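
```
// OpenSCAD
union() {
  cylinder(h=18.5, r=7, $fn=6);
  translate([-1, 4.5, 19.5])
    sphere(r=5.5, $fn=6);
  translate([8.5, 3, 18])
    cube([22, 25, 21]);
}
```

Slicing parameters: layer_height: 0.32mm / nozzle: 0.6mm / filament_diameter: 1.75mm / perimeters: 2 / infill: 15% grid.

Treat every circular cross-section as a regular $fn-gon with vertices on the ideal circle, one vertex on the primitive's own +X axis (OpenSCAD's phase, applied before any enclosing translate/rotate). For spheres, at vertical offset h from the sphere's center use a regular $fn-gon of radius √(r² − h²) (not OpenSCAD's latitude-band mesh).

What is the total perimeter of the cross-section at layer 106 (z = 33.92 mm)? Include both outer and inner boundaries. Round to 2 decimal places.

At z = 33.92 mm: the cylinder is not intersected at this z (z outside [0, 18.5]); the sphere at (-1, 4.5) does not reach this height (|z−center|=14.420 > r=5.5); the 22×25 cube at (8.5, 3) contributes its full rectangle (perimeter 94.00 mm); Merging all regions: only the 22×25 cube at (8.5, 3) is present, so the union is just that shape — boundary = 94.00 mm. Overall, the cross-section is a single solid region. Total boundary length (outer) = 94.00 mm.

94.00 mm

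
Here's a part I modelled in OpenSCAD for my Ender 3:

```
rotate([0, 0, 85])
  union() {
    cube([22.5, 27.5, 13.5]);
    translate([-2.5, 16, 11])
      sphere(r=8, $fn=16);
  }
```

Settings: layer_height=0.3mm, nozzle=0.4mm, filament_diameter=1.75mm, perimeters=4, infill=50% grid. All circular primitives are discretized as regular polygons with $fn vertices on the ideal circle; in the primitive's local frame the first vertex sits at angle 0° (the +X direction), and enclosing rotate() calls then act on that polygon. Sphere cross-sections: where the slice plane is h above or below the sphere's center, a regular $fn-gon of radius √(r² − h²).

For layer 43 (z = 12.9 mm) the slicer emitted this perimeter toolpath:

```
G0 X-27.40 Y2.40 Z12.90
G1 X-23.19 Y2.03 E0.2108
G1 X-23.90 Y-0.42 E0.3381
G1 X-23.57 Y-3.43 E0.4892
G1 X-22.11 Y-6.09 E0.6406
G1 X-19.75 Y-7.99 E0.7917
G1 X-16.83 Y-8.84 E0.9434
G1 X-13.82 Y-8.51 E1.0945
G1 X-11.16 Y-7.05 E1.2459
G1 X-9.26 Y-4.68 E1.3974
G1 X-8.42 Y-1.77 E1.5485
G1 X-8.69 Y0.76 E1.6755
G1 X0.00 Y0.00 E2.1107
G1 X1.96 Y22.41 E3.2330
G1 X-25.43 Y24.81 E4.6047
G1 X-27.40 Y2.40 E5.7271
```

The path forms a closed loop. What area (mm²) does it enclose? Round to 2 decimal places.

Apply the shoelace formula to the sequence of (X, Y) vertices; enclosed area = 748.76 mm².

748.76 mm²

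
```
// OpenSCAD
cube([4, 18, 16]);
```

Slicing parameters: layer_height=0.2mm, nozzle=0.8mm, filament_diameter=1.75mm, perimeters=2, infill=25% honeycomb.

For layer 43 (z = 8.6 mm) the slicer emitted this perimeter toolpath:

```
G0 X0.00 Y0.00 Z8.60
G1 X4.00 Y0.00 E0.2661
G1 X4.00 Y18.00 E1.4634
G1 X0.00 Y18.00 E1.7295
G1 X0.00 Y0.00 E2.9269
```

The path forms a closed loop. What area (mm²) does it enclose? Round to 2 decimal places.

72.00 mm²

Apply the shoelace formula to the sequence of (X, Y) vertices; enclosed area = 72.00 mm².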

***

■ INSTRUCTIONS FOR THE TASK:
Each line of the material must be copied exactly.

■ COMPLETED TASK:
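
```
// OpenSCAD
union() {
  cylinder(h=18.5, r=7, $fn=6);
  translate([-1, 4.5, 19.5])
    sphere(r=5.5, $fn=6);
  translate([8.5, 3, 18])
    cube([22, 25, 21]);
}
```

Slicing parameters: layer_height: 0.32mm / nozzle: 0.6mm / filament_diameter: 1.75mm / perimeters: 2 / infill: 15% grid.

Treat every circular cross-section as a regular $fn-gon with vertices on the ideal circle, one vertex on the primitive's own +X axis (OpenSCAD's phase, applied before any enclosing translate/rotate). For spheres, at vertical offset h from the sphere's center use a regular $fn-gon of radius √(r² − h²) (not OpenSCAD's latitude-band mesh).

What is the total perimeter of the cross-section at layer 106 (z = 33.92 mm)? Include both outer and inner boundaries. Round to 2 decimal places.

At z = 33.92 mm: the cylinder is not intersected at this z (z outside [0, 18.5]); the sphere at (-1, 4.5) does not reach this height (|z−center|=14.420 > r=5.5); the 22×25 cube at (8.5, 3) contributes its full rectangle (perimeter 94.00 mm); Merging all regions: only the 22×25 cube at (8.5, 3) is present, so the union is just that shape — boundary = 94.00 mm. Overall, the cross-section is a single solid region. Total boundary length (outer) = 94.00 mm.

94.00 mm

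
Here's a part I modelled in OpenSCAD for my Ender 3:

```
rotate([0, 0, 85])
  union() {
    cube([22.5, 27.5, 13.5]);
    translate([-2.5, 16, 11])
      sphere(r=8, $fn=16);
  }
```

Settings: layer_height=0.3mm, nozzle=0.4mm, filament_diameter=1.75mm, perimeters=4, infill=50% grid. All circular primitives are discretized as regular polygons with $fn vertices on the ideal circle; in the primitive's local frame the first vertex sits at angle 0° (the +X direction), and enclosing rotate() calls then act on that polygon. Sphere cross-sections: where the slice plane is h above or below the sphere's center, a regular $fn-gon of radius √(r² − h²).

For layer 43 (z = 12.9 mm) the slicer emitted this perimeter toolpath:

```
G0 X-27.40 Y2.40 Z12.90
G1 X-23.19 Y2.03 E0.2108
G1 X-23.90 Y-0.42 E0.3381
G1 X-23.57 Y-3.43 E0.4892
G1 X-22.11 Y-6.09 E0.6406
G1 X-19.75 Y-7.99 E0.7917
G1 X-16.83 Y-8.84 E0.9434
G1 X-13.82 Y-8.51 E1.0945
G1 X-11.16 Y-7.05 E1.2459
G1 X-9.26 Y-4.68 E1.3974
G1 X-8.42 Y-1.77 E1.5485
G1 X-8.69 Y0.76 E1.6755
G1 X0.00 Y0.00 E2.1107
G1 X1.96 Y22.41 E3.2330
G1 X-25.43 Y24.81 E4.6047
G1 X-27.40 Y2.40 E5.7271
```

The path forms a closed loop. What area (mm²) does it enclose? Round to 2 decimal places.

Apply the shoelace formula to the sequence of (X, Y) vertices; enclosed area = 748.76 mm².

748.76 mm²

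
```
// OpenSCAD
cube([4, 18, 16]);
```

Slicing parameters: layer_height=0.2mm, nozzle=0.8mm, filament_diameter=1.75mm, perimeters=2, infill=25% honeycomb.

For layer 43 (z = 8.6 mm) the slicer emitted this perimeter toolpath:

```
G0 X0.00 Y0.00 Z8.60
G1 X4.00 Y0.00 E0.2661
G1 X4.00 Y18.00 E1.4634
G1 X0.00 Y18.00 E1.7295
G1 X0.00 Y0.00 E2.9269
```

The path forms a closed loop. What area (mm²) does it enclose? Round to 2 decimal places.

72.00 mm²

Apply the shoelace formula to the sequence of (X, Y) vertices; enclosed area = 72.00 mm².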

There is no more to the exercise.